[Stored items]
▶

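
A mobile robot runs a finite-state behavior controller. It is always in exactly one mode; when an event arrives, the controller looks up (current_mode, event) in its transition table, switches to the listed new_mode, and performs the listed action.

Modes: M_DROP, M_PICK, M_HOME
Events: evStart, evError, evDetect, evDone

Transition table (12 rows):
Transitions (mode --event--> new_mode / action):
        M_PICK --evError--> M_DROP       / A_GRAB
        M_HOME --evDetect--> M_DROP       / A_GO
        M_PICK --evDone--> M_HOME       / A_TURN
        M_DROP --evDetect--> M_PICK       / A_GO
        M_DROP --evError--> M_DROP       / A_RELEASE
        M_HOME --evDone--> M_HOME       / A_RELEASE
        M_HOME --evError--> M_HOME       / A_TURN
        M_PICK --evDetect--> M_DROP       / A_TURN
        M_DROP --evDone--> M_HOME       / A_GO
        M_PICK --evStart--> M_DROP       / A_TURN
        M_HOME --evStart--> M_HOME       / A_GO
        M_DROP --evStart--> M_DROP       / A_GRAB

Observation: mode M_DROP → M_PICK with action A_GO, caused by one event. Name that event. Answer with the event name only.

try evStart: (M_DROP, evStart) → (M_DROP, A_GRAB)
try evError: (M_DROP, evError) → (M_DROP, A_RELEASE)
try evDetect: (M_DROP, evDetect) → (M_PICK, A_GO)  ← matches
try evDone: (M_DROP, evDone) → (M_HOME, A_GO)

evDetect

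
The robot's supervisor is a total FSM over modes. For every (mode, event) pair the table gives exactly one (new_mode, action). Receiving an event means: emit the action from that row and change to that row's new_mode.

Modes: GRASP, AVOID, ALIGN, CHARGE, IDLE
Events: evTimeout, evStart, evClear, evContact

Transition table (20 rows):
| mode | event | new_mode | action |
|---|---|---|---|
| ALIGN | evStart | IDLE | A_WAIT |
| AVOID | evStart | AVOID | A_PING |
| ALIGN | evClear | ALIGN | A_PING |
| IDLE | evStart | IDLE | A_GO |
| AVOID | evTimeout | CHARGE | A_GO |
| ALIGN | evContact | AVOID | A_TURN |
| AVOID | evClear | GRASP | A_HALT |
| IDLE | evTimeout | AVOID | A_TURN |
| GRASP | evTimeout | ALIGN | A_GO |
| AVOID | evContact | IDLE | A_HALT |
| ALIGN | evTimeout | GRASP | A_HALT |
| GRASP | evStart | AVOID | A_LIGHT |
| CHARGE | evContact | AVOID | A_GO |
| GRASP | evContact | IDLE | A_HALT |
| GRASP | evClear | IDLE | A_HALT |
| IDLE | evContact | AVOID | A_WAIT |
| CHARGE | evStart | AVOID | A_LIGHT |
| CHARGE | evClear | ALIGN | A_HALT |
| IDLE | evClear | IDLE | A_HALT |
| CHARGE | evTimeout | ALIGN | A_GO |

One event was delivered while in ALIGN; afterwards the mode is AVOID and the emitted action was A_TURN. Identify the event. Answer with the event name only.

evContact

try evTimeout: (ALIGN, evTimeout) → (GRASP, A_HALT)
try evStart: (ALIGN, evStart) → (IDLE, A_WAIT)
try evClear: (ALIGN, evClear) → (ALIGN, A_PING)
try evContact: (ALIGN, evContact) → (AVOID, A_TURN)  ← matches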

◀

§ **WHAT TO PRODUCE**:
Your answer should consist of the lines from the line with "Modes: M_DROP, M_PICK, M_HOME" to the line with "M_DROP --evDetect--> M_PICK" above, repeated exactly, both ends included.

§ **FINISHED TASK**:
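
Modes: M_DROP, M_PICK, M_HOME
Events: evStart, evError, evDetect, evDone

Transition table (12 rows):
Transitions (mode --event--> new_mode / action):
        M_PICK --evError--> M_DROP       / A_GRAB
        M_HOME --evDetect--> M_DROP       / A_GO
        M_PICK --evDone--> M_HOME       / A_TURN
        M_DROP --evDetect--> M_PICK       / A_GO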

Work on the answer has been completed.